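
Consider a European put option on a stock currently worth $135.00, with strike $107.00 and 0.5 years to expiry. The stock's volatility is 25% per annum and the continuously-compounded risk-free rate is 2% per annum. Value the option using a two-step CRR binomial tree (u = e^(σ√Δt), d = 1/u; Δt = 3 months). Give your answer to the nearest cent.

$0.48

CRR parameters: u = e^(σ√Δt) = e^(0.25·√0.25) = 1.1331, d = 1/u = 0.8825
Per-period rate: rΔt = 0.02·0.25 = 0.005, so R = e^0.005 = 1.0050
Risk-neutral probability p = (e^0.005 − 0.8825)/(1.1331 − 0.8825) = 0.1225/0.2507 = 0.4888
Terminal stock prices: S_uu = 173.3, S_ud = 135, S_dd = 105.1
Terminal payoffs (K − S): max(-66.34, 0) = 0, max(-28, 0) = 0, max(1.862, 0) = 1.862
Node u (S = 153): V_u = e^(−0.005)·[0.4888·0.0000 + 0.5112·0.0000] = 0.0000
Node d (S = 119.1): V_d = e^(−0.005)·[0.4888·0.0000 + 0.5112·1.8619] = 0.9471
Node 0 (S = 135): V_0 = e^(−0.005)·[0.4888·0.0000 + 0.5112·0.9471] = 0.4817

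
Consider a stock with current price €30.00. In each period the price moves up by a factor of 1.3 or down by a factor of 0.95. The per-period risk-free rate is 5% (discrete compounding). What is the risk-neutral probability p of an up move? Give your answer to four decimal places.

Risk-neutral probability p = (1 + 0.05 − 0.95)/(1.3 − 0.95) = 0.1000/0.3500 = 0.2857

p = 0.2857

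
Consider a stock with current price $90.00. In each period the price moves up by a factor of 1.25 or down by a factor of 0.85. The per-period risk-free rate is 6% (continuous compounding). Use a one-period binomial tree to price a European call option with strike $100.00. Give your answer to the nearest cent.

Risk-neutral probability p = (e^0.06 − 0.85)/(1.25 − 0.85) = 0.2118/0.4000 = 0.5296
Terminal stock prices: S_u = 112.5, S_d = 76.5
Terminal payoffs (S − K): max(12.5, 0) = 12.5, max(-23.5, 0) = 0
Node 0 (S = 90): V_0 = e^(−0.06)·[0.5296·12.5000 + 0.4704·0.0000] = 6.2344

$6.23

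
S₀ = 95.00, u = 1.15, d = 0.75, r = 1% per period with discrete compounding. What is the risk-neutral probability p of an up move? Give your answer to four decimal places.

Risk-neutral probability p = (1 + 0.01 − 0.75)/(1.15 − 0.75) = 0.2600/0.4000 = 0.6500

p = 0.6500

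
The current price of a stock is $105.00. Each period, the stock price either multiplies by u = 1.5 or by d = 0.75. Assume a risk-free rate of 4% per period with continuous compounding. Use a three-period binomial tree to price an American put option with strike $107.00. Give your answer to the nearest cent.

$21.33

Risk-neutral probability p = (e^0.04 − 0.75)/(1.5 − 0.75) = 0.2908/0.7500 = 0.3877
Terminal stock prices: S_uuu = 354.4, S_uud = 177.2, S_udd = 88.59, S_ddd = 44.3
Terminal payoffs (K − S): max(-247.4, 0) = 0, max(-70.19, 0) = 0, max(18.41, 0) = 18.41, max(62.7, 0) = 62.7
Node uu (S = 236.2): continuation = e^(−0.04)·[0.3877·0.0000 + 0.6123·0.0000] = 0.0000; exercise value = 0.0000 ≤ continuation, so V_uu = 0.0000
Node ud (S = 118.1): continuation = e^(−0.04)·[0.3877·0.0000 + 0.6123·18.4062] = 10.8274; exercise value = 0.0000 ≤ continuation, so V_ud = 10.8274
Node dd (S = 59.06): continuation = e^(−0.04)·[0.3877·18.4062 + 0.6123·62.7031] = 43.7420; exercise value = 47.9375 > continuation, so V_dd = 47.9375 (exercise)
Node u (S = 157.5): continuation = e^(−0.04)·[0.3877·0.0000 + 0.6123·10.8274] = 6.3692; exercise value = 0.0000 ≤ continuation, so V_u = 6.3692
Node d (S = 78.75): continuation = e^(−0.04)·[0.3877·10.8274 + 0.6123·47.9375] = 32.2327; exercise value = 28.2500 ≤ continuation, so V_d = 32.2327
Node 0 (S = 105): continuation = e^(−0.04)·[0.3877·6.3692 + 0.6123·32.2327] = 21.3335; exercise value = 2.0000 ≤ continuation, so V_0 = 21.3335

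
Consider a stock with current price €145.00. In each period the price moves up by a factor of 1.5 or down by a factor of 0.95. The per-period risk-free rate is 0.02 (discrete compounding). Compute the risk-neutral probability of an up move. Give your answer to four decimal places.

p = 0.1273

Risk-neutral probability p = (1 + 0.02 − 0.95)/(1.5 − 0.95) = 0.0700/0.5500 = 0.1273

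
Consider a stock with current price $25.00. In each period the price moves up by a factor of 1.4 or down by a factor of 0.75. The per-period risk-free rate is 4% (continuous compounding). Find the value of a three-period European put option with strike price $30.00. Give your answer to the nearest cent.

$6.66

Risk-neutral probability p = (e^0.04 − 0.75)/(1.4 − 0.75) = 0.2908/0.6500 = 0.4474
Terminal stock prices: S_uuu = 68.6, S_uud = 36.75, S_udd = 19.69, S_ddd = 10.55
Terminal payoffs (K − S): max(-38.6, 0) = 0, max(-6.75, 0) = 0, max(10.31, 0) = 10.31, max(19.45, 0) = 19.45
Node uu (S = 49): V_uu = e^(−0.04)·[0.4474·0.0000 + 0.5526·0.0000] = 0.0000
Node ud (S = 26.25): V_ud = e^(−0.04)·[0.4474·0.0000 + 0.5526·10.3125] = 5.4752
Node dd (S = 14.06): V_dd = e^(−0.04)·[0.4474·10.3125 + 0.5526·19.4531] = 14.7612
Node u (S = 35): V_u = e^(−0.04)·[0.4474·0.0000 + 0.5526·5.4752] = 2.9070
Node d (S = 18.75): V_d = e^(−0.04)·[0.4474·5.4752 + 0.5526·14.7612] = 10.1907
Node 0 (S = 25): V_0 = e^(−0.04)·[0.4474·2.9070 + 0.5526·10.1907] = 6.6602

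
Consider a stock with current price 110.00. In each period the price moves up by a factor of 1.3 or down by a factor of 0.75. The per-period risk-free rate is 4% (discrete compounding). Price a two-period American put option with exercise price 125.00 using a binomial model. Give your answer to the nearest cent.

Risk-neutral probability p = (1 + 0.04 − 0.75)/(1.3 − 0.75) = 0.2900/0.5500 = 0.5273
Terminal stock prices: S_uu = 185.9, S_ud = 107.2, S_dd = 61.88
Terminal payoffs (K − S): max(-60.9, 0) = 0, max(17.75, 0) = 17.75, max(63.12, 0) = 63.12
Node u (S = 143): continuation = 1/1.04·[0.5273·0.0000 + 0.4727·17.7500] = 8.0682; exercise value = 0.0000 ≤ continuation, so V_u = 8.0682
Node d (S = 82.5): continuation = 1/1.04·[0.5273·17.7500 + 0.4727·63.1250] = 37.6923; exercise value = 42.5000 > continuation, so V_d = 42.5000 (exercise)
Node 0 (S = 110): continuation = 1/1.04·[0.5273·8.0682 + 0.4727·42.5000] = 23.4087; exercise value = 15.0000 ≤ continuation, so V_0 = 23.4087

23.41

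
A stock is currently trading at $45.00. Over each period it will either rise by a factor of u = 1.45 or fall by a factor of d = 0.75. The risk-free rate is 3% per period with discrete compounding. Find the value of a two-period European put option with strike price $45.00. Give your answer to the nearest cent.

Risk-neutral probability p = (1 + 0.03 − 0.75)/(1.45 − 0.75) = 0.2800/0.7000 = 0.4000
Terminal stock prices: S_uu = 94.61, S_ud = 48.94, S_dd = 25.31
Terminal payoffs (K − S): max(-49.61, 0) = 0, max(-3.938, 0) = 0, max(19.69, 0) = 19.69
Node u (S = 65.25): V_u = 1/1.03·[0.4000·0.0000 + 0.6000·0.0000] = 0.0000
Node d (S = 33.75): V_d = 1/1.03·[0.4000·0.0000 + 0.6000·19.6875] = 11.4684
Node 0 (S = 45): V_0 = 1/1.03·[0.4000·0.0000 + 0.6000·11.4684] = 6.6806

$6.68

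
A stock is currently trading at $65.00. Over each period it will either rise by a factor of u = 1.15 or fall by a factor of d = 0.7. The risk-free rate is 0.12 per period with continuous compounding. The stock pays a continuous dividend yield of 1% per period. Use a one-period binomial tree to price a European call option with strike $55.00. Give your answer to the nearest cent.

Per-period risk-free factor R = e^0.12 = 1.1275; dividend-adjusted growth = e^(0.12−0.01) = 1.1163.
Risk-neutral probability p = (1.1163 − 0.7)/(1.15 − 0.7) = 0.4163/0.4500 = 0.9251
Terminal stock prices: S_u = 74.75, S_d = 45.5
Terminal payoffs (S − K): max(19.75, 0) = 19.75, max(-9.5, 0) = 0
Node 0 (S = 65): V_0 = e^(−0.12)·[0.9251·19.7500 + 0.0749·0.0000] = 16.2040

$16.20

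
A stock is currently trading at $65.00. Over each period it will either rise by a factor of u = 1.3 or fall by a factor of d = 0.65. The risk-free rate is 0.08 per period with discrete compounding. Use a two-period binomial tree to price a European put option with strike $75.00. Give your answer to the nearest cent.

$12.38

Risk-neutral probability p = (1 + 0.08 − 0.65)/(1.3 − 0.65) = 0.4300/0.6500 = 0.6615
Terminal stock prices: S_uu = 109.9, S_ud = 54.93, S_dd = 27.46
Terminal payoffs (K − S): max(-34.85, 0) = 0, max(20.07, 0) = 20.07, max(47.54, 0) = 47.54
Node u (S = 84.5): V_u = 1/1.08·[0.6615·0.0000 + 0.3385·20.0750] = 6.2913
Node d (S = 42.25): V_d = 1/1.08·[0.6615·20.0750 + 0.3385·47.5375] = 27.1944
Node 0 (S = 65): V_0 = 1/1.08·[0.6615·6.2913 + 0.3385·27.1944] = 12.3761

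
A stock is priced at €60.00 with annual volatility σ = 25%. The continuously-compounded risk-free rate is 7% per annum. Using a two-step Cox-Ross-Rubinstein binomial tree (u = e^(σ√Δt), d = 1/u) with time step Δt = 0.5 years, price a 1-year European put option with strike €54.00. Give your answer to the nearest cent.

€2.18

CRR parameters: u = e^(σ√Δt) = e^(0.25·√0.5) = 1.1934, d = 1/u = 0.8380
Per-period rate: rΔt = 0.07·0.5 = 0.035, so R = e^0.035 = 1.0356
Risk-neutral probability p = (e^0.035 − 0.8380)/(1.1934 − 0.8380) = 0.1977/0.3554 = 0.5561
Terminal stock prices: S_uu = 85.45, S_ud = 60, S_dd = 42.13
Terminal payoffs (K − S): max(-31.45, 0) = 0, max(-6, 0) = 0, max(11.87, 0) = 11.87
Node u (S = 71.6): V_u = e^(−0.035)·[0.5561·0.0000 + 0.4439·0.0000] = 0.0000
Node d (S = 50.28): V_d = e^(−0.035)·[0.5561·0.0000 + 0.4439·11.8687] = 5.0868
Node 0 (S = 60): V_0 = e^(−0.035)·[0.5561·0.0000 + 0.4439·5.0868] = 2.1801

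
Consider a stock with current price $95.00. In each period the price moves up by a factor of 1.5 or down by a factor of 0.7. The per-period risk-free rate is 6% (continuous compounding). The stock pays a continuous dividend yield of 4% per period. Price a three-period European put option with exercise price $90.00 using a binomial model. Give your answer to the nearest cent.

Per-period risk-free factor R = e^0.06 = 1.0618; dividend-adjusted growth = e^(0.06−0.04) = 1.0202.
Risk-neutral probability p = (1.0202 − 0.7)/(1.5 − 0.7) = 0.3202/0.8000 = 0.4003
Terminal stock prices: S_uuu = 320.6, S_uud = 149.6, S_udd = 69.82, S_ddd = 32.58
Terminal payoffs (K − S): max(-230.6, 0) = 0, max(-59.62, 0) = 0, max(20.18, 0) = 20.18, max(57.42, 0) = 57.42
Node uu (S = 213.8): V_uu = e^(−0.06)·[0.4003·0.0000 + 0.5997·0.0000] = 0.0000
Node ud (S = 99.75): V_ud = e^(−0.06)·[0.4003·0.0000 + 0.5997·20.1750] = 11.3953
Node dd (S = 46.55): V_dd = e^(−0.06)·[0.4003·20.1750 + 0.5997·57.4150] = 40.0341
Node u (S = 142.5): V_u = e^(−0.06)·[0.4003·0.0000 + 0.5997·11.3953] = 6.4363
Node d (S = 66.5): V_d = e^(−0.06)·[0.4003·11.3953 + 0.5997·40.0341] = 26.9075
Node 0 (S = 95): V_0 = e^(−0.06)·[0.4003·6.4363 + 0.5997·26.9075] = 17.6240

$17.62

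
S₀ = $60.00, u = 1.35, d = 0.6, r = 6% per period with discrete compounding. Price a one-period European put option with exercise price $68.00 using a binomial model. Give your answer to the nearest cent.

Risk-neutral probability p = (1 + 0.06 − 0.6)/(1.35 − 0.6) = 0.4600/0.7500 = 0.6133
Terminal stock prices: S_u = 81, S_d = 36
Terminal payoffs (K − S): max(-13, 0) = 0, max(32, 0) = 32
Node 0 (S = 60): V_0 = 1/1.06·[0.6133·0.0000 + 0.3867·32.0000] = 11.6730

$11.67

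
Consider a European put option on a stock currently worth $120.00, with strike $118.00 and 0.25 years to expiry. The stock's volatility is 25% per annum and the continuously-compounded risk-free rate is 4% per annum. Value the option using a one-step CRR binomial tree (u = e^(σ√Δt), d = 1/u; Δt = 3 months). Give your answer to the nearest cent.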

**What is needed:** Print, exactly as they appear above, the lines running from the one with "S₀ = $60.00, u" through the final line.

**Response to the task:**
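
S₀ = $60.00, u = 1.35, d = 0.6, r = 6% per period with discrete compounding. Price a one-period European put option with exercise price $68.00 using a binomial model. Give your answer to the nearest cent.

Risk-neutral probability p = (1 + 0.06 − 0.6)/(1.35 − 0.6) = 0.4600/0.7500 = 0.6133
Terminal stock prices: S_u = 81, S_d = 36
Terminal payoffs (K − S): max(-13, 0) = 0, max(32, 0) = 32
Node 0 (S = 60): V_0 = 1/1.06·[0.6133·0.0000 + 0.3867·32.0000] = 11.6730

$11.67

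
Consider a European put option on a stock currently worth $120.00, with strike $118.00 and 0.25 years to expiry. The stock's volatility is 25% per annum and the continuously-compounded risk-free rate is 4% per annum. Value the option using a one-step CRR binomial tree (u = e^(σ√Δt), d = 1/u; Δt = 3 months). Give your answer to the nearest cent.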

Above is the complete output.